Only an exact copy of the entries will serve as the answer.

--- Data extract Enclosed Below ---

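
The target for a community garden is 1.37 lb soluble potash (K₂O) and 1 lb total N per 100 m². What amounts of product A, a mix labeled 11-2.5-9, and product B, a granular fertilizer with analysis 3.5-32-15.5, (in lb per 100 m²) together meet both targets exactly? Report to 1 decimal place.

7.7 lb product A, 4.4 lb product B

Let a = lb of product A, b = lb of product B (per 100 m²).
K₂O: 0.09·a + 0.155·b = 1.37
N: 0.11·a + 0.035·b = 1
Eliminate b: (row1) − 0.155/0.035·(row2) → -0.397143·a = -3.05857, so a = 7.70144.
Then b = (1 − 0.11·7.70144) / 0.035 = 4.36691.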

--- End of Enclosed Data extract ---

**Solved exercise:**
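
The target for a community garden is 1.37 lb soluble potash (K₂O) and 1 lb total N per 100 m². What amounts of product A, a mix labeled 11-2.5-9, and product B, a granular fertilizer with analysis 3.5-32-15.5, (in lb per 100 m²) together meet both targets exactly? Report to 1 decimal place.

7.7 lb product A, 4.4 lb product B

Let a = lb of product A, b = lb of product B (per 100 m²).
K₂O: 0.09·a + 0.155·b = 1.37
N: 0.11·a + 0.035·b = 1
Eliminate b: (row1) − 0.155/0.035·(row2) → -0.397143·a = -3.05857, so a = 7.70144.
Then b = (1 − 0.11·7.70144) / 0.035 = 4.36691.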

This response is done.